*STORED DATA:*
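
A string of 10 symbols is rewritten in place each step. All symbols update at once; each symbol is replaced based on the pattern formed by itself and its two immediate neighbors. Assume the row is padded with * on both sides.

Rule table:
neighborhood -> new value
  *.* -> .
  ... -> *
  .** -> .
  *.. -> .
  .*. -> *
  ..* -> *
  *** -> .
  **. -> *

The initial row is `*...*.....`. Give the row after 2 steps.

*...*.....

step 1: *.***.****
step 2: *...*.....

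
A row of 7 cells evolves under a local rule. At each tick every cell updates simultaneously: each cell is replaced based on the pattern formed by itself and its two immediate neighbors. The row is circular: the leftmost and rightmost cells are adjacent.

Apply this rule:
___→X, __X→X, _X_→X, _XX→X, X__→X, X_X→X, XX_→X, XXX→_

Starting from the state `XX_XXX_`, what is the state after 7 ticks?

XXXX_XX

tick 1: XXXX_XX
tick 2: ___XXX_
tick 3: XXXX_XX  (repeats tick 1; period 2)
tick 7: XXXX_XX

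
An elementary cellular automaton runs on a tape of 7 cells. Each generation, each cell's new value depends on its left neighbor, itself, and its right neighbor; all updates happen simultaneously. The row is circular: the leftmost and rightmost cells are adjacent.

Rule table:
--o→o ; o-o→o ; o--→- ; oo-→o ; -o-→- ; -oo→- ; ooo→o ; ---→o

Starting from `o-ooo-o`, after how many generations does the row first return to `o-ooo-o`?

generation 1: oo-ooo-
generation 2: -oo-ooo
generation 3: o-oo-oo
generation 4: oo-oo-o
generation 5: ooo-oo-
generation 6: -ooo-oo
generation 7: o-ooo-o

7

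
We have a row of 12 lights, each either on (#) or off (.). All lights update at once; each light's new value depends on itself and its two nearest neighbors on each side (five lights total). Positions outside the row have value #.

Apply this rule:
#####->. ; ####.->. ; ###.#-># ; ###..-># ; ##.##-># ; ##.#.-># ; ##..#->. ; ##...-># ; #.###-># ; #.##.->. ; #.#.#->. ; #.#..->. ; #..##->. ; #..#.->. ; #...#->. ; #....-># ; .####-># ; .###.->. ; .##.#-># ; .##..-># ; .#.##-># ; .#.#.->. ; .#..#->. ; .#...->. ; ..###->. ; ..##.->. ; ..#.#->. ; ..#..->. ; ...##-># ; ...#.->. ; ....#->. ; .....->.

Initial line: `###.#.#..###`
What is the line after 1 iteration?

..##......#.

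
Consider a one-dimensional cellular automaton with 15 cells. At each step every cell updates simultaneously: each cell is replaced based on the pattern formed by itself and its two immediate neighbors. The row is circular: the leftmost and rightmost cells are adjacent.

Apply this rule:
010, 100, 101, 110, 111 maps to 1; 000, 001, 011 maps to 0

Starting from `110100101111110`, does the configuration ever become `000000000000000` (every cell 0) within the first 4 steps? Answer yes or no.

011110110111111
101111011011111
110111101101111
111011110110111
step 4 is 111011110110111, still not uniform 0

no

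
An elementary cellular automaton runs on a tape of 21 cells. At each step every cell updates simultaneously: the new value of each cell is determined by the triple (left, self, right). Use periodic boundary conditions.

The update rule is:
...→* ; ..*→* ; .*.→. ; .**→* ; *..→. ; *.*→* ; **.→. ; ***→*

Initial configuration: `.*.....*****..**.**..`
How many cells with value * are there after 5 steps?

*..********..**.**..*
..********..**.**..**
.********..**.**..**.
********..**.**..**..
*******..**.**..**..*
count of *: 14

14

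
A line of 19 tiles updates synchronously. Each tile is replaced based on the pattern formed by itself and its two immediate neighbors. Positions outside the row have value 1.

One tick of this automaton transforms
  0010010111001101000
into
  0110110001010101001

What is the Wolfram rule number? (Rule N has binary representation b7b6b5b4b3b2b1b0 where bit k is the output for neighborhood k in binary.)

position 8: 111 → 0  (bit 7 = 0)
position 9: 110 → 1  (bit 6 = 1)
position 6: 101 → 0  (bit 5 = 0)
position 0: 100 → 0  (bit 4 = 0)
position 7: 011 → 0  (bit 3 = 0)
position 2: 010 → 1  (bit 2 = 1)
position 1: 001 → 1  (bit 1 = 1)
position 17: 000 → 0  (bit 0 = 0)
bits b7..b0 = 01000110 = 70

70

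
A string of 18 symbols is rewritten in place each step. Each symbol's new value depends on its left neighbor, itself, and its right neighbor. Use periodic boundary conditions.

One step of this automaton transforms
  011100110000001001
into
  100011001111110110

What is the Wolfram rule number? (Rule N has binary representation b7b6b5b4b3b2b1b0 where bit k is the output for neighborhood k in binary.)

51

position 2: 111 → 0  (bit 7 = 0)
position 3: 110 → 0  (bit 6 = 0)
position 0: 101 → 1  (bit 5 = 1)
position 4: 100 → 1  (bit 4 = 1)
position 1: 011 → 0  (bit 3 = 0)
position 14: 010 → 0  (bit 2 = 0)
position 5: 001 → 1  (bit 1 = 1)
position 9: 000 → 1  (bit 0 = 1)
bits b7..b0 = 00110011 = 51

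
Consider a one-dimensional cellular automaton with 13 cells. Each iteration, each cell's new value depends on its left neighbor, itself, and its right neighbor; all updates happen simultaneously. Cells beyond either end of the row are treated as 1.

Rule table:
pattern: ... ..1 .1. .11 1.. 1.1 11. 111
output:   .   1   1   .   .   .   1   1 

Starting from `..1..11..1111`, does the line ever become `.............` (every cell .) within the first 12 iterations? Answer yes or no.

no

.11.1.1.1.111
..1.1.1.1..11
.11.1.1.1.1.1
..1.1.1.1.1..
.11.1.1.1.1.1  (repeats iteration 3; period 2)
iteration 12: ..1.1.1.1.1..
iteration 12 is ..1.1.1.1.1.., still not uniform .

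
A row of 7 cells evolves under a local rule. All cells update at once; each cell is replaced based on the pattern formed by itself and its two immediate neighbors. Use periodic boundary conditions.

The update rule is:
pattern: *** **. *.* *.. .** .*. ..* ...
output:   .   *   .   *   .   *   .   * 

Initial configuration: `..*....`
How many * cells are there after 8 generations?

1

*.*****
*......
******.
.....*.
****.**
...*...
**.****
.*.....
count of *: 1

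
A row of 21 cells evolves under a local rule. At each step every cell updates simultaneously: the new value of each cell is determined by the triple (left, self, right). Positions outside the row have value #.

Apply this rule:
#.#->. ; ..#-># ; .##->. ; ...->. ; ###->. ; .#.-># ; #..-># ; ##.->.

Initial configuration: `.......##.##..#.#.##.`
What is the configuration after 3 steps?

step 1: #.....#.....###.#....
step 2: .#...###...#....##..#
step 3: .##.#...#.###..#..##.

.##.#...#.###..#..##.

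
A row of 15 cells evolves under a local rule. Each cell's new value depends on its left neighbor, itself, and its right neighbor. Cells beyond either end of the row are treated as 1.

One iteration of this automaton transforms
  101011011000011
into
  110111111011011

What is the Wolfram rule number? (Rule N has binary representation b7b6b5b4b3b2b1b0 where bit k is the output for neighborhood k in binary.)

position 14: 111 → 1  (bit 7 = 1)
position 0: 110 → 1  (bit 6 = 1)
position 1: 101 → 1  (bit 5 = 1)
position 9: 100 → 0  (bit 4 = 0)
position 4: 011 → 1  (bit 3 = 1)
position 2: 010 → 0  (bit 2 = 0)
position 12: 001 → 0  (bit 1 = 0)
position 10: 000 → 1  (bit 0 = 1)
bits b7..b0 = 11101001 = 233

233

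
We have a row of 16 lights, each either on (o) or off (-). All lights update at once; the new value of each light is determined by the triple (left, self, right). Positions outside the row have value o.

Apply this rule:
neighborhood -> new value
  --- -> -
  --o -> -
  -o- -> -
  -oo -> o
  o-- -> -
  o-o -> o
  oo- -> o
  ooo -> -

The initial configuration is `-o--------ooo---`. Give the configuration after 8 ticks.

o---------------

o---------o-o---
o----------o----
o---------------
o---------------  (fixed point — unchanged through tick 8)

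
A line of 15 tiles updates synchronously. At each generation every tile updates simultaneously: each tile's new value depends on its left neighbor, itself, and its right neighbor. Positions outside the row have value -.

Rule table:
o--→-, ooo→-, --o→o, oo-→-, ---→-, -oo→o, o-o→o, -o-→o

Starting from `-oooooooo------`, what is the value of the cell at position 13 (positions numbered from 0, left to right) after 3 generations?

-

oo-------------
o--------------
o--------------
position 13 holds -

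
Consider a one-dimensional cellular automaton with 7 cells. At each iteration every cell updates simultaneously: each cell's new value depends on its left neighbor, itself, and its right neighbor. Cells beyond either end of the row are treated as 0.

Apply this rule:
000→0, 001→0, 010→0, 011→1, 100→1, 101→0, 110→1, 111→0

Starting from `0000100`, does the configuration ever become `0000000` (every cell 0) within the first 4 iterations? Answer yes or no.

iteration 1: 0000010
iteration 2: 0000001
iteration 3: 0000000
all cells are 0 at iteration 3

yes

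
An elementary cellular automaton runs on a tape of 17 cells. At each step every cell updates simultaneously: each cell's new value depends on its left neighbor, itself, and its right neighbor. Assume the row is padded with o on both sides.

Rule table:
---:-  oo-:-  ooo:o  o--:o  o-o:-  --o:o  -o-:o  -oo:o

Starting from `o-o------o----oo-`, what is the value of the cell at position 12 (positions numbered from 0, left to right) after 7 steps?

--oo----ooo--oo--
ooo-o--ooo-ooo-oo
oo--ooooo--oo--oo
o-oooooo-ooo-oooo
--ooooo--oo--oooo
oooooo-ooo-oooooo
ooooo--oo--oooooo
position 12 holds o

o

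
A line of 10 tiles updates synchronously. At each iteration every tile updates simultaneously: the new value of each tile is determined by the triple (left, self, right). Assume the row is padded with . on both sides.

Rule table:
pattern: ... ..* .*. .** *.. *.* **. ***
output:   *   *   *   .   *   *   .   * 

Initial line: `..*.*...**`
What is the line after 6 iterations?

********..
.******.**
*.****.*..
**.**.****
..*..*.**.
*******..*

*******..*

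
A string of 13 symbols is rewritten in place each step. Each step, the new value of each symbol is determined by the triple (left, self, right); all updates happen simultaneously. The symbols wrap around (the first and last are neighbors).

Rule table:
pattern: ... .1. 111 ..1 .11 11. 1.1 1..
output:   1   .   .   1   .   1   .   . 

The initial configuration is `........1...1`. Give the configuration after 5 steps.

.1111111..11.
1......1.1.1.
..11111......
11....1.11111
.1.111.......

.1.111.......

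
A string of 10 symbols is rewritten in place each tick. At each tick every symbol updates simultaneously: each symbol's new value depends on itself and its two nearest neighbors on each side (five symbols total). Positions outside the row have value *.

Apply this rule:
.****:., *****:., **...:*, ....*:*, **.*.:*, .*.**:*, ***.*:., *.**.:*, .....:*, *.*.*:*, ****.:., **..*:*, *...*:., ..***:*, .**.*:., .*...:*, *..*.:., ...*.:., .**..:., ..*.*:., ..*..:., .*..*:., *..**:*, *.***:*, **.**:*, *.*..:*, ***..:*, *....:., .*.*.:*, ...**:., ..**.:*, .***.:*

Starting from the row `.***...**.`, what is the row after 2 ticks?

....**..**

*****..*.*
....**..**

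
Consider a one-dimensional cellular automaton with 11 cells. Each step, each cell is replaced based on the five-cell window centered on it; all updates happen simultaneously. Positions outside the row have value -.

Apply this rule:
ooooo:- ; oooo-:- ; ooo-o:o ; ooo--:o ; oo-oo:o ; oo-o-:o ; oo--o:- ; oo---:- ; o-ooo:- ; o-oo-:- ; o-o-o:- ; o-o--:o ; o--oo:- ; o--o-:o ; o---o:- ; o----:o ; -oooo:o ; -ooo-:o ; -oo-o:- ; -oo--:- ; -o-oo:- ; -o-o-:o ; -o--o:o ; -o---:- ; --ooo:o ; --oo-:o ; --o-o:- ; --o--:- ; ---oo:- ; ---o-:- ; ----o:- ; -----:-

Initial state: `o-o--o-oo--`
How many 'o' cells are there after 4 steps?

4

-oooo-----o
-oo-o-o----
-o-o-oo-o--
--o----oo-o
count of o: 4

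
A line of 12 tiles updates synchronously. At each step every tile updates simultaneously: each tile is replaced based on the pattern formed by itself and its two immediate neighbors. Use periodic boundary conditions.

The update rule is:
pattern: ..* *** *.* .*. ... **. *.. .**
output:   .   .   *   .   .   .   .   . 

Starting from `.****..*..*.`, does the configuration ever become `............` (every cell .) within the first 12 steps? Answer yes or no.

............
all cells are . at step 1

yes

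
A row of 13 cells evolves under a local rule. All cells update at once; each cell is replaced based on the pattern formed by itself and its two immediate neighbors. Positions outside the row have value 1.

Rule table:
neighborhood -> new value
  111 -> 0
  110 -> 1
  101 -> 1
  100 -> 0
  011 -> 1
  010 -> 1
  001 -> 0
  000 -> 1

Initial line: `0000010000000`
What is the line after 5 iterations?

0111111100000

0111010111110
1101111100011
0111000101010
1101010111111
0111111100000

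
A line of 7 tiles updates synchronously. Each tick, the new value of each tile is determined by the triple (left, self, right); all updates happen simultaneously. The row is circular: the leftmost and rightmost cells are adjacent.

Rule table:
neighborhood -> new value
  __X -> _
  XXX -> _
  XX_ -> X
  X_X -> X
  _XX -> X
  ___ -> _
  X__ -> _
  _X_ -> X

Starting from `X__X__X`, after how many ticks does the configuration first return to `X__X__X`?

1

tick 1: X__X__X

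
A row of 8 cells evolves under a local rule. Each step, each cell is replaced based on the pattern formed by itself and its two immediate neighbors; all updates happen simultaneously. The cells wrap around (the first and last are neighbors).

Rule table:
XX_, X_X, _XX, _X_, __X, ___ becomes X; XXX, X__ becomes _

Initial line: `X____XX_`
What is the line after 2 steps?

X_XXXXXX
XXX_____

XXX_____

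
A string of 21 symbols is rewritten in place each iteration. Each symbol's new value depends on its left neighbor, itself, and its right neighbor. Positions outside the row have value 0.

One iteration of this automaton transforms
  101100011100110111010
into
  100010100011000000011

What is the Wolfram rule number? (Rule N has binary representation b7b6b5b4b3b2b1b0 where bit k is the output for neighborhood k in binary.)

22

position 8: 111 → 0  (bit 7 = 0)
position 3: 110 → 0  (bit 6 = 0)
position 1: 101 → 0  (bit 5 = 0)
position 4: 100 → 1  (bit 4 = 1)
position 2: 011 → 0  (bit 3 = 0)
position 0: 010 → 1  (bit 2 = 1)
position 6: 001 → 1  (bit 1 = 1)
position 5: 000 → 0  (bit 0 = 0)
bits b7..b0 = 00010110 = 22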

*INSTRUCTIONS TO FOLLOW:*
Report every line of the data above that contains the string "happen" by copying it in full.

*SOLUTION FOR THIS TASK:*
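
An elementary cellular automaton runs on a tape of 7 cells. Each generation, each cell's new value depends on its left neighbor, itself, and its right neighbor; all updates happen simultaneously. The row is circular: the leftmost and rightmost cells are adjacent.
Consider a one-dimensional cellular automaton with 13 cells. Each iteration, each cell's new value depends on its left neighbor, itself, and its right neighbor; all updates happen simultaneously. Cells beyond either end of the row are treated as 1.
A string of 13 symbols is rewritten in place each step. Each step, the new value of each symbol is determined by the triple (left, self, right); all updates happen simultaneously. The symbols wrap around (the first and last are neighbors).
Consider a one-dimensional cellular automaton with 11 cells. Each step, each cell is replaced based on the five-cell window centered on it; all updates happen simultaneously. Positions outside the row have value -.
A line of 7 tiles updates synchronously. Each tick, the new value of each tile is determined by the triple (left, self, right); all updates happen simultaneously. The row is circular: the leftmost and rightmost cells are adjacent.
A row of 8 cells evolves under a local rule. Each step, each cell is replaced based on the pattern formed by itself and its two immediate neighbors; all updates happen simultaneously. The cells wrap around (the first and last are neighbors).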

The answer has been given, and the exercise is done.